>>>
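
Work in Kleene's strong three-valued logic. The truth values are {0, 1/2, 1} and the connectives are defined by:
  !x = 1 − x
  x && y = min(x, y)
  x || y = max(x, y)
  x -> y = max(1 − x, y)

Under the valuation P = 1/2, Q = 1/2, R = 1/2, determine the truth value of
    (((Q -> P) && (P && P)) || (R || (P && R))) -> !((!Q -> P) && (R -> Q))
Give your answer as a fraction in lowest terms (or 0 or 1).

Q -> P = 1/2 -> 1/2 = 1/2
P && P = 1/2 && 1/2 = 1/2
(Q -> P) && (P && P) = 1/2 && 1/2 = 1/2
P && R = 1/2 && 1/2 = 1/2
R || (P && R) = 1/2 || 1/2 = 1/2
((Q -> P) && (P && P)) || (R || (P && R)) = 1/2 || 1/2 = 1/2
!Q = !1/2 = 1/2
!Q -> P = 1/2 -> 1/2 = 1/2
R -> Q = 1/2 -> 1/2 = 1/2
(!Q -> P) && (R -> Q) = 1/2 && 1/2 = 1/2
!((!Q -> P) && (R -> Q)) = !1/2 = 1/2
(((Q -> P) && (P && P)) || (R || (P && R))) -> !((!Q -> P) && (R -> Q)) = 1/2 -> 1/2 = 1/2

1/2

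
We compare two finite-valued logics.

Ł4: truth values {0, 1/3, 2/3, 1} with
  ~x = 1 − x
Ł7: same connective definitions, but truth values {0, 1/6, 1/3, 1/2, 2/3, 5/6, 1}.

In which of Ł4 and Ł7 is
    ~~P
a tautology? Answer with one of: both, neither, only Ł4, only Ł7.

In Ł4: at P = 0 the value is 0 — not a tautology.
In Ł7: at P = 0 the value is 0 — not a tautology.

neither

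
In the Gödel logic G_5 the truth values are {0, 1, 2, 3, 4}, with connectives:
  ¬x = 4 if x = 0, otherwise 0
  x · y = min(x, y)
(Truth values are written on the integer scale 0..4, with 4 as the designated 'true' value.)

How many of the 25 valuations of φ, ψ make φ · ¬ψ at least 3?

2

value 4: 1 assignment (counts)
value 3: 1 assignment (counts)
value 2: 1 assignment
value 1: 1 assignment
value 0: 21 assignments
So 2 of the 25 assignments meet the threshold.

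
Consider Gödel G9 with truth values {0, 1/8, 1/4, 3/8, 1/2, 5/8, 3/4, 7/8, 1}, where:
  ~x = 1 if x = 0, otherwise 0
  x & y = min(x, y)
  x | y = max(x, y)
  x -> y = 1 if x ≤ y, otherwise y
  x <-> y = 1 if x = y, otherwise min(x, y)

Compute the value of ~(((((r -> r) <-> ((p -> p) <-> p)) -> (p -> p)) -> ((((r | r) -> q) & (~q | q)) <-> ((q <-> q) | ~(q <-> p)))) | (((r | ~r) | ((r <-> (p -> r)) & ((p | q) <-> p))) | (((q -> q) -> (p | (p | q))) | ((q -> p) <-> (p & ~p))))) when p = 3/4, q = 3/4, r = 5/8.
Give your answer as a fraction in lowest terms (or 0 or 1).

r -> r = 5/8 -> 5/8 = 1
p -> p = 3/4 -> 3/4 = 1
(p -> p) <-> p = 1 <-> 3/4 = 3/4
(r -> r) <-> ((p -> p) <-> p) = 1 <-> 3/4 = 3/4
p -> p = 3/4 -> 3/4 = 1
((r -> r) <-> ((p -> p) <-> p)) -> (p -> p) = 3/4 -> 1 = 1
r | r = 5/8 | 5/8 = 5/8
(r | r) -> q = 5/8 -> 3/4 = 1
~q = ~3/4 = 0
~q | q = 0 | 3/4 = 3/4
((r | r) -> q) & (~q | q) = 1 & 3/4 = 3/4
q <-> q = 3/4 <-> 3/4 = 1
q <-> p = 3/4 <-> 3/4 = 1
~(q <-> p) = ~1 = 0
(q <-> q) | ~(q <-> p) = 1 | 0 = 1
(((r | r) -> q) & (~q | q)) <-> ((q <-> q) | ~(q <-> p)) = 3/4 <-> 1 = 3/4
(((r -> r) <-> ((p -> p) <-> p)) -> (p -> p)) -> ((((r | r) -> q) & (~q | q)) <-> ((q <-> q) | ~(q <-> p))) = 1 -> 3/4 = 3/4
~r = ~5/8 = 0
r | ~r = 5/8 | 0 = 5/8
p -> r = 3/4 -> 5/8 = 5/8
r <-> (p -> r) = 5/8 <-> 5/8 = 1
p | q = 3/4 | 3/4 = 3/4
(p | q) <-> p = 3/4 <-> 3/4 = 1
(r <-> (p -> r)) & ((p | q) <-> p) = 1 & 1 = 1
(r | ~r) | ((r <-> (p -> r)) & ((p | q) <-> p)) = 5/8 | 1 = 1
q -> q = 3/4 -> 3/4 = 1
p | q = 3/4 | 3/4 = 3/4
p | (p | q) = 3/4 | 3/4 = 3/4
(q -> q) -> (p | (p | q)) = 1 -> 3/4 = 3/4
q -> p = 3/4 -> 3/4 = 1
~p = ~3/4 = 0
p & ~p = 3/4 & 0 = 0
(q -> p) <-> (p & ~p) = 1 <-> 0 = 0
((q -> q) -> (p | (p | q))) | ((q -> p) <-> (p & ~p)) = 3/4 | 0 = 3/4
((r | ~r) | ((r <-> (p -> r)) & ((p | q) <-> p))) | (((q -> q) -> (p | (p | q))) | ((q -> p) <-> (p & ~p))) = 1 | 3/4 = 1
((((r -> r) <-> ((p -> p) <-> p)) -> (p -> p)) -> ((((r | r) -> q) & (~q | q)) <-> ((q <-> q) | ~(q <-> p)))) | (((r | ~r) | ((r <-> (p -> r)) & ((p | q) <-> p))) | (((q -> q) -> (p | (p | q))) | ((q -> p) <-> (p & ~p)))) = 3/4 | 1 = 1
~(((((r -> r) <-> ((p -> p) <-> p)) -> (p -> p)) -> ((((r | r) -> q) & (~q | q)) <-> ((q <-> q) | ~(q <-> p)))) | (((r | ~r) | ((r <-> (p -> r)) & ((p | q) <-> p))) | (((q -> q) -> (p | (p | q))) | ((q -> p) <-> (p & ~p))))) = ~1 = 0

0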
<<<
- **INSTRUCTIONS TO FOLLOW**
Filter the lines above so that only those with the string "otherwise" remain, then copy them.

- **REPLY**
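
  ¬x = 4 if x = 0, otherwise 0
  ~x = 1 if x = 0, otherwise 0
  x -> y = 1 if x ≤ y, otherwise y
  x <-> y = 1 if x = y, otherwise min(x, y)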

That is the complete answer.